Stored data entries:
═══

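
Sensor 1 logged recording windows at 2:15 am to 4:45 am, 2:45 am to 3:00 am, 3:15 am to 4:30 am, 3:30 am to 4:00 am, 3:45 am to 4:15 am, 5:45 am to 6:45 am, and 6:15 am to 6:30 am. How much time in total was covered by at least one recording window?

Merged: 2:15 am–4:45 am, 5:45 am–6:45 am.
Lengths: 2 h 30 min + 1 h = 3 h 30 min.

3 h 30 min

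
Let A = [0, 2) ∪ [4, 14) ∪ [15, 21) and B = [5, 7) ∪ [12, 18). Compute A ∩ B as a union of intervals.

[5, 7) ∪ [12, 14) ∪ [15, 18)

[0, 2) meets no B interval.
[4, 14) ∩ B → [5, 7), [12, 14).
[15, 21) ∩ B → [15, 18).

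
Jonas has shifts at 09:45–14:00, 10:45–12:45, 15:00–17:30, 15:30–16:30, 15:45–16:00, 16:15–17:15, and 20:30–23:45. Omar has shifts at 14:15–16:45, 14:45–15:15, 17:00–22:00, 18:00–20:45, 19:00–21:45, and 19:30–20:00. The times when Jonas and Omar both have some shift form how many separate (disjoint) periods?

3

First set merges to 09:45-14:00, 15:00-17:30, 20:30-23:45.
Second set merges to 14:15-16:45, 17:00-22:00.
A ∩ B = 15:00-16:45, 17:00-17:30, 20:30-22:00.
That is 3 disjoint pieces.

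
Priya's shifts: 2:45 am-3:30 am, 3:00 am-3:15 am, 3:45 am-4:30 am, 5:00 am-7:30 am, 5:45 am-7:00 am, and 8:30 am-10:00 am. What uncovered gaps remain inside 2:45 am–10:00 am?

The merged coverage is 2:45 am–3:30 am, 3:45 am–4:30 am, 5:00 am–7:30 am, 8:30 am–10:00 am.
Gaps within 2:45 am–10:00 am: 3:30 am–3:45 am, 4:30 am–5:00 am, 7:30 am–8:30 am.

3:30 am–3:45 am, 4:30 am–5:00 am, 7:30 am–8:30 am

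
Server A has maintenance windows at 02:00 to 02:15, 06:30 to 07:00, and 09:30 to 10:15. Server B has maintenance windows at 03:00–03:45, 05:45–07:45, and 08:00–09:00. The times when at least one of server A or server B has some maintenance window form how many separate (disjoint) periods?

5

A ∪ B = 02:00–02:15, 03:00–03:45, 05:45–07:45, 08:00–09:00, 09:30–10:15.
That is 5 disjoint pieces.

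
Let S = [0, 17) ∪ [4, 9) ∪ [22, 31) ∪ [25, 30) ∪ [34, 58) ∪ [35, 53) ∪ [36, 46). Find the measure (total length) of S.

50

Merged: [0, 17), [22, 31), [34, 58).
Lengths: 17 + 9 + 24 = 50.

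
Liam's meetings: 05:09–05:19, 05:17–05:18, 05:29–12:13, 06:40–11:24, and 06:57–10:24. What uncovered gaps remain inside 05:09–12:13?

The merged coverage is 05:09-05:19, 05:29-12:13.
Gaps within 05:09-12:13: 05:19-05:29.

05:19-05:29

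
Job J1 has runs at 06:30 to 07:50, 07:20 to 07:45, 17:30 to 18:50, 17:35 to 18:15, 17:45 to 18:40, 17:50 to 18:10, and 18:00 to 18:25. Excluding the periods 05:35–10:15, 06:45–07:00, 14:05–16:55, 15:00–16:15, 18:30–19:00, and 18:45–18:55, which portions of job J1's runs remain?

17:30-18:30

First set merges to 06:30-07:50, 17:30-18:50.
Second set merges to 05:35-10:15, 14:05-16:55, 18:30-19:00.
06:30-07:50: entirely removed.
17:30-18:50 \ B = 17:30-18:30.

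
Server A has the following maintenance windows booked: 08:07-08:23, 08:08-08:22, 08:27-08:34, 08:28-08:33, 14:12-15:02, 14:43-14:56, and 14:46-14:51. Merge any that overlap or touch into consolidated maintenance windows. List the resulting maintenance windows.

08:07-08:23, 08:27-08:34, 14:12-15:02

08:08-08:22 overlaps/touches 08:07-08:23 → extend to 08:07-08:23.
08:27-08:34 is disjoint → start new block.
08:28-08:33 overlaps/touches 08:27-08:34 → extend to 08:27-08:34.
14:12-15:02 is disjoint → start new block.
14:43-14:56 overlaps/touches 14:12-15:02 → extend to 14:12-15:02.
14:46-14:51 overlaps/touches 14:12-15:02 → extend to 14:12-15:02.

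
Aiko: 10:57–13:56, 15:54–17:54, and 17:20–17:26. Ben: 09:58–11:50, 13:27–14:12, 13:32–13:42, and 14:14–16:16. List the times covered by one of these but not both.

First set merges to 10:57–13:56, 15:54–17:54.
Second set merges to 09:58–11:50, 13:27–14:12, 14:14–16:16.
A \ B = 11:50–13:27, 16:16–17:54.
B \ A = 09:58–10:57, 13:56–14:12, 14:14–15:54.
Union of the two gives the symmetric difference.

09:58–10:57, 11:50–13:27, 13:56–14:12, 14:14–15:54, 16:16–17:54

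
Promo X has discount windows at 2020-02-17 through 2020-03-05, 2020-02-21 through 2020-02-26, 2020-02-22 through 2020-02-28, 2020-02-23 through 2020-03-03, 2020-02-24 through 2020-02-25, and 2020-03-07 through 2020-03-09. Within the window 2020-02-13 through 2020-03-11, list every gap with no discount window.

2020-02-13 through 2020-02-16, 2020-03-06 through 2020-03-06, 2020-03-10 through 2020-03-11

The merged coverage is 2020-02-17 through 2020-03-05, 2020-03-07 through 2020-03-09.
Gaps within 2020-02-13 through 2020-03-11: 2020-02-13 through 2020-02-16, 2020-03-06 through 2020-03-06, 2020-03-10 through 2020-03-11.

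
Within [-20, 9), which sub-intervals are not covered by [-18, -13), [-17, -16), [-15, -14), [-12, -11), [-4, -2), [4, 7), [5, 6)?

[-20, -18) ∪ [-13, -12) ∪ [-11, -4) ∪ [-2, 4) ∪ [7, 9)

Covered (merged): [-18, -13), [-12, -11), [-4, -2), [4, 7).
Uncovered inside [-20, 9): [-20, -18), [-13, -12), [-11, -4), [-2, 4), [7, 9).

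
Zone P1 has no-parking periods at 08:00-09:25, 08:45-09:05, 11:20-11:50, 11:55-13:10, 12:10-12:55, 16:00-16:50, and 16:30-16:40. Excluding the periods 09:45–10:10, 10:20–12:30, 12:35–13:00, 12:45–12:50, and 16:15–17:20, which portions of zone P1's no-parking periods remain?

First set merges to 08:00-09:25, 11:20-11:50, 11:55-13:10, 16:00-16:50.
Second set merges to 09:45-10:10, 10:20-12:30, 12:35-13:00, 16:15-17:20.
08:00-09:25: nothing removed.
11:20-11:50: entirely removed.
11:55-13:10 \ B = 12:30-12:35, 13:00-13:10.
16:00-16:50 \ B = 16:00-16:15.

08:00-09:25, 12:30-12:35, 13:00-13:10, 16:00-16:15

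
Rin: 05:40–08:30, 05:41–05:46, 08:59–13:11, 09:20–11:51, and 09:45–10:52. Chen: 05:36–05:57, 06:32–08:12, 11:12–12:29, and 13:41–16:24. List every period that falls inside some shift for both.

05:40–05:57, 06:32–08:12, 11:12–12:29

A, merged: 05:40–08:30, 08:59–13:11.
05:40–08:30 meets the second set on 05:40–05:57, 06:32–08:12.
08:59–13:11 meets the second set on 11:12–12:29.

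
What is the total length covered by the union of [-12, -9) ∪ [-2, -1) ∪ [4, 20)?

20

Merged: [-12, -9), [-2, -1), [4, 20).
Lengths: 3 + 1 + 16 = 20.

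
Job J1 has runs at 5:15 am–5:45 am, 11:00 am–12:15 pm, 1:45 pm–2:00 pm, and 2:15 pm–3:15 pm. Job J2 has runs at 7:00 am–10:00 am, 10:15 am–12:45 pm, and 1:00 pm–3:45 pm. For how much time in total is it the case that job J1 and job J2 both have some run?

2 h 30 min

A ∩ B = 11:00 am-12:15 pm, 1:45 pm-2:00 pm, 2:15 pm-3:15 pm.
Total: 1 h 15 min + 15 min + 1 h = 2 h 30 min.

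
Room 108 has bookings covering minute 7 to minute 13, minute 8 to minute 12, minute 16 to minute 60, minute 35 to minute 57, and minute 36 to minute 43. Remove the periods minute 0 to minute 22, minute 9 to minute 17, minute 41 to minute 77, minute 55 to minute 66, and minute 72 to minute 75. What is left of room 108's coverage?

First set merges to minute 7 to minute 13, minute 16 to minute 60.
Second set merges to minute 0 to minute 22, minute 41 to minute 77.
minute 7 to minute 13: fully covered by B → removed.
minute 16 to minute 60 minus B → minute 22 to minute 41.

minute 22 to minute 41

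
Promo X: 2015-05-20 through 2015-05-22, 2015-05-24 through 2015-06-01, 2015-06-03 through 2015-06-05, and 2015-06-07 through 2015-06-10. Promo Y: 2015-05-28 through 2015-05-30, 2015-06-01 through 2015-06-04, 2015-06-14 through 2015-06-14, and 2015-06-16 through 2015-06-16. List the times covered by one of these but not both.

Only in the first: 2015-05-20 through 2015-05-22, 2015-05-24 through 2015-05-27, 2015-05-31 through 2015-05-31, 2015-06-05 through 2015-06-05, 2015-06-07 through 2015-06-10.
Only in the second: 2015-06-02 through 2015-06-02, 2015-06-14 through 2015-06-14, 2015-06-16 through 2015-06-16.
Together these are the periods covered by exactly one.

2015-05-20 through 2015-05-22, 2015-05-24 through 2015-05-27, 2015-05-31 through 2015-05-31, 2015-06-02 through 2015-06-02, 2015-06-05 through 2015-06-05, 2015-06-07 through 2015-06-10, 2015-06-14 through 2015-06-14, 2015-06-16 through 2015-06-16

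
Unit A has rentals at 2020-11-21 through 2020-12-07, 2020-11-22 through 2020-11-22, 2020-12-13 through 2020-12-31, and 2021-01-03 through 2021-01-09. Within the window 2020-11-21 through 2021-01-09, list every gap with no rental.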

═══

All lines from the one with "Promo X: 2015-05-20" through the end of the data must be repeated exactly, and nothing else may be repeated.

Task response:
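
Promo X: 2015-05-20 through 2015-05-22, 2015-05-24 through 2015-06-01, 2015-06-03 through 2015-06-05, and 2015-06-07 through 2015-06-10. Promo Y: 2015-05-28 through 2015-05-30, 2015-06-01 through 2015-06-04, 2015-06-14 through 2015-06-14, and 2015-06-16 through 2015-06-16. List the times covered by one of these but not both.

Only in the first: 2015-05-20 through 2015-05-22, 2015-05-24 through 2015-05-27, 2015-05-31 through 2015-05-31, 2015-06-05 through 2015-06-05, 2015-06-07 through 2015-06-10.
Only in the second: 2015-06-02 through 2015-06-02, 2015-06-14 through 2015-06-14, 2015-06-16 through 2015-06-16.
Together these are the periods covered by exactly one.

2015-05-20 through 2015-05-22, 2015-05-24 through 2015-05-27, 2015-05-31 through 2015-05-31, 2015-06-02 through 2015-06-02, 2015-06-05 through 2015-06-05, 2015-06-07 through 2015-06-10, 2015-06-14 through 2015-06-14, 2015-06-16 through 2015-06-16

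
Unit A has rentals at 2020-11-21 through 2020-12-07, 2020-11-22 through 2020-11-22, 2020-12-13 through 2020-12-31, and 2021-01-03 through 2021-01-09. Within the window 2020-11-21 through 2021-01-09, list every gap with no rental.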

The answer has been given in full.